> [RECORDED INFORMATION]

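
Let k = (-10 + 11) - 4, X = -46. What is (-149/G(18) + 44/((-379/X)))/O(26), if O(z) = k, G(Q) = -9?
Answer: -74687/10233 ≈ -7.2986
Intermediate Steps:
k = -3 (k = 1 - 4 = -3)
O(z) = -3
(-149/G(18) + 44/((-379/X)))/O(26) = (-149/(-9) + 44/((-379/(-46))))/(-3) = (-149*(-⅑) + 44/((-379*(-1/46))))*(-⅓) = (149/9 + 44/(379/46))*(-⅓) = (149/9 + 44*(46/379))*(-⅓) = (149/9 + 2024/379)*(-⅓) = (74687/3411)*(-⅓) = -74687/10233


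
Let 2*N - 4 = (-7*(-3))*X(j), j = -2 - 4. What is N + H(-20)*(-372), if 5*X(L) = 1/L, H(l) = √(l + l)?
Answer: 33/20 - 744*I*√10 ≈ 1.65 - 2352.7*I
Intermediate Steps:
j = -6
H(l) = √2*√l (H(l) = √(2*l) = √2*√l)
X(L) = 1/(5*L)
N = 33/20 (N = 2 + ((-7*(-3))*((⅕)/(-6)))/2 = 2 + (21*((⅕)*(-⅙)))/2 = 2 + (21*(-1/30))/2 = 2 + (½)*(-7/10) = 2 - 7/20 = 33/20 ≈ 1.6500)
N + H(-20)*(-372) = 33/20 + (√2*√(-20))*(-372) = 33/20 + (√2*(2*I*√5))*(-372) = 33/20 + (2*I*√10)*(-372) = 33/20 - 744*I*√10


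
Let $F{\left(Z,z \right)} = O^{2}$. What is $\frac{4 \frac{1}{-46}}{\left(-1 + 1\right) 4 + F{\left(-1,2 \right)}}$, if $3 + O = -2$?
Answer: $- \frac{2}{575} \approx -0.0034783$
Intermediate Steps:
$O = -5$ ($O = -3 - 2 = -5$)
$F{\left(Z,z \right)} = 25$ ($F{\left(Z,z \right)} = \left(-5\right)^{2} = 25$)
$\frac{4 \frac{1}{-46}}{\left(-1 + 1\right) 4 + F{\left(-1,2 \right)}} = \frac{4 \frac{1}{-46}}{\left(-1 + 1\right) 4 + 25} = \frac{4 \left(- \frac{1}{46}\right)}{0 \cdot 4 + 25} = - \frac{2}{23 \left(0 + 25\right)} = - \frac{2}{23 \cdot 25} = \left(- \frac{2}{23}\right) \frac{1}{25} = - \frac{2}{575}$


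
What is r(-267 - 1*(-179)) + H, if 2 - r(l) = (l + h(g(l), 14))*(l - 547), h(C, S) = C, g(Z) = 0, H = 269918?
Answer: 214040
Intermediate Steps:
r(l) = 2 - l*(-547 + l) (r(l) = 2 - (l + 0)*(l - 547) = 2 - l*(-547 + l))
r(-267 - 1*(-179)) + H = (2 - (-267 - 1*(-179))² + 547*(-267 - 1*(-179))) + 269918 = (2 - (-267 + 179)² + 547*(-267 + 179)) + 269918 = (2 - 1*(-88)² + 547*(-88)) + 269918 = (2 - 1*7744 - 48136) + 269918 = (2 - 7744 - 48136) + 269918 = -55878 + 269918 = 214040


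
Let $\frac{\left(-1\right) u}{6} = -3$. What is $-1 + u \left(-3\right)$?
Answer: $-55$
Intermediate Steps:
$u = 18$ ($u = \left(-6\right) \left(-3\right) = 18$)
$-1 + u \left(-3\right) = -1 + 18 \left(-3\right) = -1 - 54 = -55$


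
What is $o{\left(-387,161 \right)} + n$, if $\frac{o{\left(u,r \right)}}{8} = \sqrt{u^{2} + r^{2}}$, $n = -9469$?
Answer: $-9469 + 8 \sqrt{175690} \approx -6115.8$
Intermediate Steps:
$o{\left(u,r \right)} = 8 \sqrt{r^{2} + u^{2}}$ ($o{\left(u,r \right)} = 8 \sqrt{u^{2} + r^{2}} = 8 \sqrt{r^{2} + u^{2}}$)
$o{\left(-387,161 \right)} + n = 8 \sqrt{161^{2} + \left(-387\right)^{2}} - 9469 = 8 \sqrt{25921 + 149769} - 9469 = 8 \sqrt{175690} - 9469 = -9469 + 8 \sqrt{175690}$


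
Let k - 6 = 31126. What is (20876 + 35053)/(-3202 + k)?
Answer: 18643/9310 ≈ 2.0025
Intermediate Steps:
k = 31132 (k = 6 + 31126 = 31132)
(20876 + 35053)/(-3202 + k) = (20876 + 35053)/(-3202 + 31132) = 55929/27930 = 55929*(1/27930) = 18643/9310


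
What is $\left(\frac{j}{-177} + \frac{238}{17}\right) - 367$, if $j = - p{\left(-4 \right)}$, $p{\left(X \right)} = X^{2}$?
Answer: $- \frac{62465}{177} \approx -352.91$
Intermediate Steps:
$j = -16$ ($j = - \left(-4\right)^{2} = \left(-1\right) 16 = -16$)
$\left(\frac{j}{-177} + \frac{238}{17}\right) - 367 = \left(- \frac{16}{-177} + \frac{238}{17}\right) - 367 = \left(\left(-16\right) \left(- \frac{1}{177}\right) + 238 \cdot \frac{1}{17}\right) - 367 = \left(\frac{16}{177} + 14\right) - 367 = \frac{2494}{177} - 367 = - \frac{62465}{177}$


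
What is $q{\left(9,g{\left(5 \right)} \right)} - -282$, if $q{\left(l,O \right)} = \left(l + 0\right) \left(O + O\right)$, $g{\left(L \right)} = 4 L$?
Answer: $642$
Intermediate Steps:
$q{\left(l,O \right)} = 2 O l$ ($q{\left(l,O \right)} = l 2 O = 2 O l$)
$q{\left(9,g{\left(5 \right)} \right)} - -282 = 2 \cdot 4 \cdot 5 \cdot 9 - -282 = 2 \cdot 20 \cdot 9 + 282 = 360 + 282 = 642$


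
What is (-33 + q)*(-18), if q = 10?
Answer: 414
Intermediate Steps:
(-33 + q)*(-18) = (-33 + 10)*(-18) = -23*(-18) = 414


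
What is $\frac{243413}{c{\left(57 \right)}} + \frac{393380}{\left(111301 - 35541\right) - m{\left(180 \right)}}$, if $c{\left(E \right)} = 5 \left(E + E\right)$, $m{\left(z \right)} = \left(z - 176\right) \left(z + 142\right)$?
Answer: $\frac{127442219}{294785} \approx 432.32$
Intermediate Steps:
$m{\left(z \right)} = \left(-176 + z\right) \left(142 + z\right)$
$c{\left(E \right)} = 10 E$ ($c{\left(E \right)} = 5 \cdot 2 E = 10 E$)
$\frac{243413}{c{\left(57 \right)}} + \frac{393380}{\left(111301 - 35541\right) - m{\left(180 \right)}} = \frac{243413}{10 \cdot 57} + \frac{393380}{\left(111301 - 35541\right) - \left(-24992 + 180^{2} - 6120\right)} = \frac{243413}{570} + \frac{393380}{75760 - \left(-24992 + 32400 - 6120\right)} = 243413 \cdot \frac{1}{570} + \frac{393380}{75760 - 1288} = \frac{243413}{570} + \frac{393380}{75760 - 1288} = \frac{243413}{570} + \frac{393380}{74472} = \frac{243413}{570} + 393380 \cdot \frac{1}{74472} = \frac{243413}{570} + \frac{98345}{18618} = \frac{127442219}{294785}$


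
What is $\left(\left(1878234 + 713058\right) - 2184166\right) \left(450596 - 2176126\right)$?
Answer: $-702508126780$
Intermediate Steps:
$\left(\left(1878234 + 713058\right) - 2184166\right) \left(450596 - 2176126\right) = \left(2591292 - 2184166\right) \left(-1725530\right) = 407126 \left(-1725530\right) = -702508126780$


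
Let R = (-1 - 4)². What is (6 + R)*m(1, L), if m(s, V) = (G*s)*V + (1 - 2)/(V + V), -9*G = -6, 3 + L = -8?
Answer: -14911/66 ≈ -225.92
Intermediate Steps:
L = -11 (L = -3 - 8 = -11)
G = ⅔ (G = -⅑*(-6) = ⅔ ≈ 0.66667)
m(s, V) = -1/(2*V) + 2*V*s/3 (m(s, V) = (2*s/3)*V + (1 - 2)/(V + V) = 2*V*s/3 - 1/(2*V) = -1/(2*V) + 2*V*s/3)
R = 25 (R = (-5)² = 25)
(6 + R)*m(1, L) = (6 + 25)*((⅙)*(-3 + 4*1*(-11)²)/(-11)) = 31*((⅙)*(-1/11)*(-3 + 4*1*121)) = 31*((⅙)*(-1/11)*(-3 + 484)) = 31*((⅙)*(-1/11)*481) = 31*(-481/66) = -14911/66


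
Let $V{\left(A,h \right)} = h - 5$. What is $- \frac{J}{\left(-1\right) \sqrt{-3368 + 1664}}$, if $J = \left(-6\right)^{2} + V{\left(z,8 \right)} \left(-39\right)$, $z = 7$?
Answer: $\frac{27 i \sqrt{426}}{284} \approx 1.9622 i$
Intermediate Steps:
$V{\left(A,h \right)} = -5 + h$
$J = -81$ ($J = \left(-6\right)^{2} + \left(-5 + 8\right) \left(-39\right) = 36 + 3 \left(-39\right) = 36 - 117 = -81$)
$- \frac{J}{\left(-1\right) \sqrt{-3368 + 1664}} = - \frac{-81}{\left(-1\right) \sqrt{-3368 + 1664}} = - \frac{-81}{\left(-1\right) \sqrt{-1704}} = - \frac{-81}{\left(-1\right) 2 i \sqrt{426}} = - \frac{-81}{\left(-2\right) i \sqrt{426}} = - \left(-81\right) \frac{i \sqrt{426}}{852} = - \frac{\left(-27\right) i \sqrt{426}}{284} = \frac{27 i \sqrt{426}}{284}$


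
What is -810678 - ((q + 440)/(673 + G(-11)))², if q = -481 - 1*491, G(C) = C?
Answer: -88818763114/109561 ≈ -8.1068e+5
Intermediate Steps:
q = -972 (q = -481 - 491 = -972)
-810678 - ((q + 440)/(673 + G(-11)))² = -810678 - ((-972 + 440)/(673 - 11))² = -810678 - (-532/662)² = -810678 - (-532*1/662)² = -810678 - (-266/331)² = -810678 - 1*70756/109561 = -810678 - 70756/109561 = -88818763114/109561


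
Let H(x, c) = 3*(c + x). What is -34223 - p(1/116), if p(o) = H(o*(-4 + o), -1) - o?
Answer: -460462815/13456 ≈ -34220.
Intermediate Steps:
H(x, c) = 3*c + 3*x
p(o) = -3 - o + 3*o*(-4 + o) (p(o) = (3*(-1) + 3*(o*(-4 + o))) - o = (-3 + 3*o*(-4 + o)) - o = -3 - o + 3*o*(-4 + o))
-34223 - p(1/116) = -34223 - (-3 - 1/116 + 3*(-4 + 1/116)/116) = -34223 - (-3 - 1*1/116 + 3*(1/116)*(-4 + 1/116)) = -34223 - (-3 - 1/116 + 3*(1/116)*(-463/116)) = -34223 - (-3 - 1/116 - 1389/13456) = -34223 - 1*(-41873/13456) = -34223 + 41873/13456 = -460462815/13456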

> [WORK TO BE COMPLETED] For the records above, state how many lines contain the string "approx", with no added text.

> [ANSWER BOX] 5